▸ **Task brief**: A stretch of the entries below is to be set down exactly, running from the line with "del 52.128.0.0/9" through the line with "lookup 119.194.82.116", both included, and no other line.

▸ **Data**:
---------------

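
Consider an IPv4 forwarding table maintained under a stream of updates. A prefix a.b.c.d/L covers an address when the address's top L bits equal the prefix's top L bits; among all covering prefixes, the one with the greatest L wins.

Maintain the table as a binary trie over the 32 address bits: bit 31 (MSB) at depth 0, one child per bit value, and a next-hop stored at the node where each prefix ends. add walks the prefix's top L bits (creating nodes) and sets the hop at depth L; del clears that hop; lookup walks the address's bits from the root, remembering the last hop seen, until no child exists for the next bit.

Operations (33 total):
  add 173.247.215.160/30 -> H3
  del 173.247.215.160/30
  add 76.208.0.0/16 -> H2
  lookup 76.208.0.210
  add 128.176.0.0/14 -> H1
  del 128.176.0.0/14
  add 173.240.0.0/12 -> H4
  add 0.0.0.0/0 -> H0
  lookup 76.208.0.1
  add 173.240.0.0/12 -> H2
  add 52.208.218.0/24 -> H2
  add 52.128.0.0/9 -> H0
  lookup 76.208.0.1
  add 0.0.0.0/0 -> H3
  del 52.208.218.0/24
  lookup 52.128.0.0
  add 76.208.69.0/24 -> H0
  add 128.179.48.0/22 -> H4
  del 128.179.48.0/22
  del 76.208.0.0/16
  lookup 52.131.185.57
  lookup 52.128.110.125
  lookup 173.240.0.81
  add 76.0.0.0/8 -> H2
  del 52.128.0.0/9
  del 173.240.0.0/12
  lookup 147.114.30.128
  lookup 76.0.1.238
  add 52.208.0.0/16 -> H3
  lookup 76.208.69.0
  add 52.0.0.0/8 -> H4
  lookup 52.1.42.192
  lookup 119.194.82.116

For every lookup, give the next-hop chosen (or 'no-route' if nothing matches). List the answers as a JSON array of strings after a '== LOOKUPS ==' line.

Trace:
  + 173.247.215.160/30 (H3) depth=30
  - 173.247.215.160/30 clear@30
  + 76.208.0.0/16 (H2) depth=16
  ? 76.208.0.210  path d0:-→d1:-→d2:-→d3:-→d4:-→d5:-→d6:-→d7:-→d8:-→d9:-→d10:-→d11:-→d12:-→d13:-→d14:-→d15:-→d16:H2  best=H2
  + 128.176.0.0/14 (H1) depth=14
  - 128.176.0.0/14 clear@14
  + 173.240.0.0/12 (H4) depth=12
  + 0.0.0.0/0 (H0) depth=0
  ? 76.208.0.1  path d0:H0→d1:-→d2:-→d3:-→d4:-→d5:-→d6:-→d7:-→d8:-→d9:-→d10:-→d11:-→d12:-→d13:-→d14:-→d15:-→d16:H2  best=H2
  + 173.240.0.0/12 (H2) depth=12
  + 52.208.218.0/24 (H2) depth=24
  + 52.128.0.0/9 (H0) depth=9
  ? 76.208.0.1  path d0:H0→d1:-→d2:-→d3:-→d4:-→d5:-→d6:-→d7:-→d8:-→d9:-→d10:-→d11:-→d12:-→d13:-→d14:-→d15:-→d16:H2  best=H2
  + 0.0.0.0/0 (H3) depth=0
  - 52.208.218.0/24 clear@24
  ? 52.128.0.0  path d0:H3→d1:-→d2:-→d3:-→d4:-→d5:-→d6:-→d7:-→d8:-→d9:H0  best=H0
  + 76.208.69.0/24 (H0) depth=24
  + 128.179.48.0/22 (H4) depth=22
  - 128.179.48.0/22 clear@22
  - 76.208.0.0/16 clear@16
  ? 52.131.185.57  path d0:H3→d1:-→d2:-→d3:-→d4:-→d5:-→d6:-→d7:-→d8:-→d9:H0  best=H0
  ? 52.128.110.125  path d0:H3→d1:-→d2:-→d3:-→d4:-→d5:-→d6:-→d7:-→d8:-→d9:H0  best=H0
  ? 173.240.0.81  path d0:H3→d1:-→d2:-→d3:-→d4:-→d5:-→d6:-→d7:-→d8:-→d9:-→d10:-→d11:-→d12:H2→d13:-  best=H2
  + 76.0.0.0/8 (H2) depth=8
  - 52.128.0.0/9 clear@9
  - 173.240.0.0/12 clear@12
  ? 147.114.30.128  path d0:H3→d1:-→d2:-→d3:-  best=H3
  ? 76.0.1.238  path d0:H3→d1:-→d2:-→d3:-→d4:-→d5:-→d6:-→d7:-→d8:H2  best=H2
  + 52.208.0.0/16 (H3) depth=16
  ? 76.208.69.0  path d0:H3→d1:-→d2:-→d3:-→d4:-→d5:-→d6:-→d7:-→d8:H2→d9:-→d10:-→d11:-→d12:-→d13:-→d14:-→d15:-→d16:-→d17:-→d18:-→d19:-→d20:-→d21:-→d22:-→d23:-→d24:H0  best=H0
  + 52.0.0.0/8 (H4) depth=8
  ? 52.1.42.192  path d0:H3→d1:-→d2:-→d3:-→d4:-→d5:-→d6:-→d7:-→d8:H4  best=H4
  ? 119.194.82.116  path d0:H3→d1:-→d2:-  best=H3

== LOOKUPS ==
["H2","H2","H2","H0","H0","H0","H2","H3","H2","H0","H4","H3"]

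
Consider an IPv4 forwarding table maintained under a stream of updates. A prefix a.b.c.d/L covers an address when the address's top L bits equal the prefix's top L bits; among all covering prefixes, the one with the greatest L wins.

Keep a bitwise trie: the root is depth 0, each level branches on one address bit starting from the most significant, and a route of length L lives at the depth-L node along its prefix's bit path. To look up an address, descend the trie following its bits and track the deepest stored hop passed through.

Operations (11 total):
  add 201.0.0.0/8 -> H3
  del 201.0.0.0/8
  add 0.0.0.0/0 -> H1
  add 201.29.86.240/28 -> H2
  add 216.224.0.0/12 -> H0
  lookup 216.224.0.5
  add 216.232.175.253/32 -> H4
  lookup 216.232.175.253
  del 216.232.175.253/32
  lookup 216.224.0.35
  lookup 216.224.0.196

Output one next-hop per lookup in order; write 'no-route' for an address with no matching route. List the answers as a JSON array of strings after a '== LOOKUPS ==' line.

Trace:
  add 201.0.0.0/8 -> H3 at depth 8
  del 201.0.0.0/8 (clear depth 8)
  add 0.0.0.0/0 -> H1 at depth 0
  add 201.29.86.240/28 -> H2 at depth 28
  add 216.224.0.0/12 -> H0 at depth 12
  Q 216.224.0.5: descend 110110001110 ; hops seen [H1,H0] ; pick H0
  add 216.232.175.253/32 -> H4 at depth 32
  Q 216.232.175.253: descend 11011000111010001010111111111101 ; hops seen [H1,H0,H4] ; pick H4
  del 216.232.175.253/32 (clear depth 32)
  Q 216.224.0.35: descend 110110001110 ; hops seen [H1,H0] ; pick H0
  Q 216.224.0.196: descend 110110001110 ; hops seen [H1,H0] ; pick H0

== LOOKUPS ==
["H0","H4","H0","H0"]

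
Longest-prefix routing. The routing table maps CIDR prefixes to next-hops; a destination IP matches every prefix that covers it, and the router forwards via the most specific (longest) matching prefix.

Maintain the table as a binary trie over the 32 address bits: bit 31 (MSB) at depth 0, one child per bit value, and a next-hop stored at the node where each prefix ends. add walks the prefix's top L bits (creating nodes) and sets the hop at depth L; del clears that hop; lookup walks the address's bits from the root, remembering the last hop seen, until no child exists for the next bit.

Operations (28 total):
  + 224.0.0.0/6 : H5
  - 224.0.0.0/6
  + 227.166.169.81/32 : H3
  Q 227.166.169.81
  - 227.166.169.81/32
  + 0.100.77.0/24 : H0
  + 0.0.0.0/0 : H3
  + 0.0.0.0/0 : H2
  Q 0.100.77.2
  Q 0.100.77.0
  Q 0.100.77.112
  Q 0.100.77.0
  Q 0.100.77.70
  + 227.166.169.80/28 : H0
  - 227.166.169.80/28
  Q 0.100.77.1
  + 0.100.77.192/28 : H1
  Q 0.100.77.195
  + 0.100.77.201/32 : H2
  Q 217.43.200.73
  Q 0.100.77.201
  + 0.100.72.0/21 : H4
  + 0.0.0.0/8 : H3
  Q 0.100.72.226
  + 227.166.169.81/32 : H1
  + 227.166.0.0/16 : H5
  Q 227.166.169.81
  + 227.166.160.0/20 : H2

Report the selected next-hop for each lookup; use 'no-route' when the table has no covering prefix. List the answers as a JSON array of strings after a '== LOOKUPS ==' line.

Apply in order:
  add 224.0.0.0/6 -> H5 at depth 6
  del 224.0.0.0/6 (clear depth 6)
  add 227.166.169.81/32 -> H3 at depth 32
  lookup 227.166.169.81: bits 11100011101001101010100101010001 walk d0:-→d1:-→d2:-→d3:-→d4:-→d5:-→d6:-→d7:-→d8:-→d9:-→d10:-→d11:-→d12:-→d13:-→d14:-→d15:-→d16:-→d17:-→d18:-→d19:-→d20:-→d21:-→d22:-→d23:-→d24:-→d25:-→d26:-→d27:-→d28:-→d29:-→d30:-→d31:-→d32:H3 -> H3
  del 227.166.169.81/32 (clear depth 32)
  add 0.100.77.0/24 -> H0 at depth 24
  add 0.0.0.0/0 -> H3 at depth 0
  add 0.0.0.0/0 -> H2 at depth 0
  lookup 0.100.77.2: bits 000000000110010001001101 walk d0:H2→d1:-→d2:-→d3:-→d4:-→d5:-→d6:-→d7:-→d8:-→d9:-→d10:-→d11:-→d12:-→d13:-→d14:-→d15:-→d16:-→d17:-→d18:-→d19:-→d20:-→d21:-→d22:-→d23:-→d24:H0 -> H0
  lookup 0.100.77.0: bits 000000000110010001001101 walk d0:H2→d1:-→d2:-→d3:-→d4:-→d5:-→d6:-→d7:-→d8:-→d9:-→d10:-→d11:-→d12:-→d13:-→d14:-→d15:-→d16:-→d17:-→d18:-→d19:-→d20:-→d21:-→d22:-→d23:-→d24:H0 -> H0
  lookup 0.100.77.112: bits 000000000110010001001101 walk d0:H2→d1:-→d2:-→d3:-→d4:-→d5:-→d6:-→d7:-→d8:-→d9:-→d10:-→d11:-→d12:-→d13:-→d14:-→d15:-→d16:-→d17:-→d18:-→d19:-→d20:-→d21:-→d22:-→d23:-→d24:H0 -> H0
  lookup 0.100.77.0: bits 000000000110010001001101 walk d0:H2→d1:-→d2:-→d3:-→d4:-→d5:-→d6:-→d7:-→d8:-→d9:-→d10:-→d11:-→d12:-→d13:-→d14:-→d15:-→d16:-→d17:-→d18:-→d19:-→d20:-→d21:-→d22:-→d23:-→d24:H0 -> H0
  lookup 0.100.77.70: bits 000000000110010001001101 walk d0:H2→d1:-→d2:-→d3:-→d4:-→d5:-→d6:-→d7:-→d8:-→d9:-→d10:-→d11:-→d12:-→d13:-→d14:-→d15:-→d16:-→d17:-→d18:-→d19:-→d20:-→d21:-→d22:-→d23:-→d24:H0 -> H0
  add 227.166.169.80/28 -> H0 at depth 28
  del 227.166.169.80/28 (clear depth 28)
  lookup 0.100.77.1: bits 000000000110010001001101 walk d0:H2→d1:-→d2:-→d3:-→d4:-→d5:-→d6:-→d7:-→d8:-→d9:-→d10:-→d11:-→d12:-→d13:-→d14:-→d15:-→d16:-→d17:-→d18:-→d19:-→d20:-→d21:-→d22:-→d23:-→d24:H0 -> H0
  add 0.100.77.192/28 -> H1 at depth 28
  lookup 0.100.77.195: bits 0000000001100100010011011100 walk d0:H2→d1:-→d2:-→d3:-→d4:-→d5:-→d6:-→d7:-→d8:-→d9:-→d10:-→d11:-→d12:-→d13:-→d14:-→d15:-→d16:-→d17:-→d18:-→d19:-→d20:-→d21:-→d22:-→d23:-→d24:H0→d25:-→d26:-→d27:-→d28:H1 -> H1
  add 0.100.77.201/32 -> H2 at depth 32
  lookup 217.43.200.73: bits 11 walk d0:H2→d1:-→d2:- -> H2
  lookup 0.100.77.201: bits 00000000011001000100110111001001 walk d0:H2→d1:-→d2:-→d3:-→d4:-→d5:-→d6:-→d7:-→d8:-→d9:-→d10:-→d11:-→d12:-→d13:-→d14:-→d15:-→d16:-→d17:-→d18:-→d19:-→d20:-→d21:-→d22:-→d23:-→d24:H0→d25:-→d26:-→d27:-→d28:H1→d29:-→d30:-→d31:-→d32:H2 -> H2
  add 0.100.72.0/21 -> H4 at depth 21
  add 0.0.0.0/8 -> H3 at depth 8
  lookup 0.100.72.226: bits 000000000110010001001 walk d0:H2→d1:-→d2:-→d3:-→d4:-→d5:-→d6:-→d7:-→d8:H3→d9:-→d10:-→d11:-→d12:-→d13:-→d14:-→d15:-→d16:-→d17:-→d18:-→d19:-→d20:-→d21:H4 -> H4
  add 227.166.169.81/32 -> H1 at depth 32
  add 227.166.0.0/16 -> H5 at depth 16
  lookup 227.166.169.81: bits 11100011101001101010100101010001 walk d0:H2→d1:-→d2:-→d3:-→d4:-→d5:-→d6:-→d7:-→d8:-→d9:-→d10:-→d11:-→d12:-→d13:-→d14:-→d15:-→d16:H5→d17:-→d18:-→d19:-→d20:-→d21:-→d22:-→d23:-→d24:-→d25:-→d26:-→d27:-→d28:-→d29:-→d30:-→d31:-→d32:H1 -> H1
  add 227.166.160.0/20 -> H2 at depth 20

== LOOKUPS ==
["H3","H0","H0","H0","H0","H0","H0","H1","H2","H2","H4","H1"]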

---------------

▸ **Expected output**:
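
  del 52.128.0.0/9
  del 173.240.0.0/12
  lookup 147.114.30.128
  lookup 76.0.1.238
  add 52.208.0.0/16 -> H3
  lookup 76.208.69.0
  add 52.0.0.0/8 -> H4
  lookup 52.1.42.192
  lookup 119.194.82.116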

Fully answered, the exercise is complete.